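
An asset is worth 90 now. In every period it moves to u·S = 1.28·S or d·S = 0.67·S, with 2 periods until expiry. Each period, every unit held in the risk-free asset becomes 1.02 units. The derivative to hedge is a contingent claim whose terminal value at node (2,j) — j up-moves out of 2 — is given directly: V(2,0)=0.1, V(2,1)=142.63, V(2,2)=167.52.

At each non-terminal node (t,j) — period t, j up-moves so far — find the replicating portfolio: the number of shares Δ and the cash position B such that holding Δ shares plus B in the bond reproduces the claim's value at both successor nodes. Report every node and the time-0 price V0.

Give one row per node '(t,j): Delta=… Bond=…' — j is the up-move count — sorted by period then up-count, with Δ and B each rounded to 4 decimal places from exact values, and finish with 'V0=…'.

Risk-neutral probability p* = (R−d)/(u−d) = (1.02−0.67)/(1.28−0.67) = 0.5738.
Terminal values V(2,·): V(2,0)=0.1000, V(2,1)=142.6300, V(2,2)=167.5200
  t=1,j=0: stock 60.3000 → up 77.1840 (V=142.6300), down 40.4010 (V=0.1000). Price 80.2740; hedge Δ=3.8749, bond B=-153.3817.
  t=1,j=1: stock 115.2000 → up 147.4560 (V=167.5200), down 77.1840 (V=142.6300). Price 153.8345; hedge Δ=0.3542, bond B=113.0312.
  t=0,j=0: stock 90.0000 → up 115.2000 (V=153.8345), down 60.3000 (V=80.2740). Price 120.0792; hedge Δ=1.3399, bond B=-0.5116.
Root portfolio cost Δ·90+B reproduces V0=120.0792.

(0,0): Delta=1.3399 Bond=-0.5116
(1,0): Delta=3.8749 Bond=-153.3817
(1,1): Delta=0.3542 Bond=113.0312
V0=120.0792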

════════════════════

Quote each line of the listing above exactly.

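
An asset is worth 90 now. In every period it moves to u·S = 1.28·S or d·S = 0.67·S, with 2 periods until expiry. Each period, every unit held in the risk-free asset becomes 1.02 units. The derivative to hedge is a contingent claim whose terminal value at node (2,j) — j up-moves out of 2 — is given directly: V(2,0)=0.1, V(2,1)=142.63, V(2,2)=167.52.

At each non-terminal node (t,j) — period t, j up-moves so far — find the replicating portfolio: the number of shares Δ and the cash position B such that holding Δ shares plus B in the bond reproduces the claim's value at both successor nodes. Report every node and the time-0 price V0.

Give one row per node '(t,j): Delta=… Bond=…' — j is the up-move count — sorted by period then up-count, with Δ and B each rounded to 4 decimal places from exact values, and finish with 'V0=…'.

Risk-neutral probability p* = (R−d)/(u−d) = (1.02−0.67)/(1.28−0.67) = 0.5738.
Terminal values V(2,·): V(2,0)=0.1000, V(2,1)=142.6300, V(2,2)=167.5200
  t=1,j=0: stock 60.3000 → up 77.1840 (V=142.6300), down 40.4010 (V=0.1000). Price 80.2740; hedge Δ=3.8749, bond B=-153.3817.
  t=1,j=1: stock 115.2000 → up 147.4560 (V=167.5200), down 77.1840 (V=142.6300). Price 153.8345; hedge Δ=0.3542, bond B=113.0312.
  t=0,j=0: stock 90.0000 → up 115.2000 (V=153.8345), down 60.3000 (V=80.2740). Price 120.0792; hedge Δ=1.3399, bond B=-0.5116.
Root portfolio cost Δ·90+B reproduces V0=120.0792.

(0,0): Delta=1.3399 Bond=-0.5116
(1,0): Delta=3.8749 Bond=-153.3817
(1,1): Delta=0.3542 Bond=113.0312
V0=120.0792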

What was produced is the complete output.